- TASK GOAL
Print all the records exactly as they stand.

─── INPUT DATA ───

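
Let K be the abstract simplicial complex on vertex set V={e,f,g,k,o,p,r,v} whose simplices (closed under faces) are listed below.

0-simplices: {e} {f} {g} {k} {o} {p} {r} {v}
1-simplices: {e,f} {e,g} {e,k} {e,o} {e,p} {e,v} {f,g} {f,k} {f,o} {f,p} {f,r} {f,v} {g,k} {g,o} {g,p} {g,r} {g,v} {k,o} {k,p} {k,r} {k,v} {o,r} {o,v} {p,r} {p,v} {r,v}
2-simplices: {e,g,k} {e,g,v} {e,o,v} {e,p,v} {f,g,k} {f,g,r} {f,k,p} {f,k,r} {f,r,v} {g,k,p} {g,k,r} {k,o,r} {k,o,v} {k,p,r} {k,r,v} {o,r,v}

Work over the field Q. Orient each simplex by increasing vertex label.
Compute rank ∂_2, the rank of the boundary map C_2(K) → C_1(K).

rank∂_2=14

n_0=8 n_1=26 n_2=16  [Q]
∂1: piv[ef,eg,ek,eo,ep,ev,fr] rk=7  ker:fg,fk,fo,fp,fv,gk,go,gp,gr,gv,ko,kp,kr,kv,or,ov,pr,pv,rv
∂2: piv[egk,egv,eov,epv,fgk,fgr,fkp,fkr,frv,gkp,kor,kov,kpr,krv] rk=14  ker:gkr,orv
rk∂_2=14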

───

- SOLUTION TO THIS TASK
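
Let K be the abstract simplicial complex on vertex set V={e,f,g,k,o,p,r,v} whose simplices (closed under faces) are listed below.

0-simplices: {e} {f} {g} {k} {o} {p} {r} {v}
1-simplices: {e,f} {e,g} {e,k} {e,o} {e,p} {e,v} {f,g} {f,k} {f,o} {f,p} {f,r} {f,v} {g,k} {g,o} {g,p} {g,r} {g,v} {k,o} {k,p} {k,r} {k,v} {o,r} {o,v} {p,r} {p,v} {r,v}
2-simplices: {e,g,k} {e,g,v} {e,o,v} {e,p,v} {f,g,k} {f,g,r} {f,k,p} {f,k,r} {f,r,v} {g,k,p} {g,k,r} {k,o,r} {k,o,v} {k,p,r} {k,r,v} {o,r,v}

Work over the field Q. Orient each simplex by increasing vertex label.
Compute rank ∂_2, the rank of the boundary map C_2(K) → C_1(K).

rank∂_2=14

n_0=8 n_1=26 n_2=16  [Q]
∂1: piv[ef,eg,ek,eo,ep,ev,fr] rk=7  ker:fg,fk,fo,fp,fv,gk,go,gp,gr,gv,ko,kp,kr,kv,or,ov,pr,pv,rv
∂2: piv[egk,egv,eov,epv,fgk,fgr,fkp,fkr,frv,gkp,kor,kov,kpr,krv] rk=14  ker:gkr,orv
rk∂_2=14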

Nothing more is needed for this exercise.